Stored data entries:
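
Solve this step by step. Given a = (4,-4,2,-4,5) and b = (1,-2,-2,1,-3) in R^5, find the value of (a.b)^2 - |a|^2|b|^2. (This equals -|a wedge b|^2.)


a . b = 4*1 + (-4)*(-2) + 2*(-2) + (-4)*1 + 5*(-3)
= 4 + 8 + (-4) + (-4) + (-15) = -11
|a|^2 = 4^2 + (-4)^2 + 2^2 + (-4)^2 + 5^2 = 77
|b|^2 = 1^2 + (-2)^2 + (-2)^2 + 1^2 + (-3)^2 = 19
(a.b)^2 = (-11)^2 = 121
|a|^2 * |b|^2 = 77 * 19 = 1463
Result = 121 - 1463 = -1342


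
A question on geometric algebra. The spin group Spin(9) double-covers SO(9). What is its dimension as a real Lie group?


Spin(n) double-covers SO(n); both have Lie algebra so(n) of dimension n(n-1)/2.
n = 9
n(n-1) = 9 * 8 = 72
dim Spin(9) = 72/2 = 36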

TASK STATEMENT — This exercise requires that all of the entries be repeated exactly.

RESPONSE BELOW —
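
Solve this step by step. Given a = (4,-4,2,-4,5) and b = (1,-2,-2,1,-3) in R^5, find the value of (a.b)^2 - |a|^2|b|^2. (This equals -|a wedge b|^2.)


a . b = 4*1 + (-4)*(-2) + 2*(-2) + (-4)*1 + 5*(-3)
= 4 + 8 + (-4) + (-4) + (-15) = -11
|a|^2 = 4^2 + (-4)^2 + 2^2 + (-4)^2 + 5^2 = 77
|b|^2 = 1^2 + (-2)^2 + (-2)^2 + 1^2 + (-3)^2 = 19
(a.b)^2 = (-11)^2 = 121
|a|^2 * |b|^2 = 77 * 19 = 1463
Result = 121 - 1463 = -1342


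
A question on geometric algebra. The spin group Spin(9) double-covers SO(9). What is its dimension as a real Lie group?


Spin(n) double-covers SO(n); both have Lie algebra so(n) of dimension n(n-1)/2.
n = 9
n(n-1) = 9 * 8 = 72
dim Spin(9) = 72/2 = 36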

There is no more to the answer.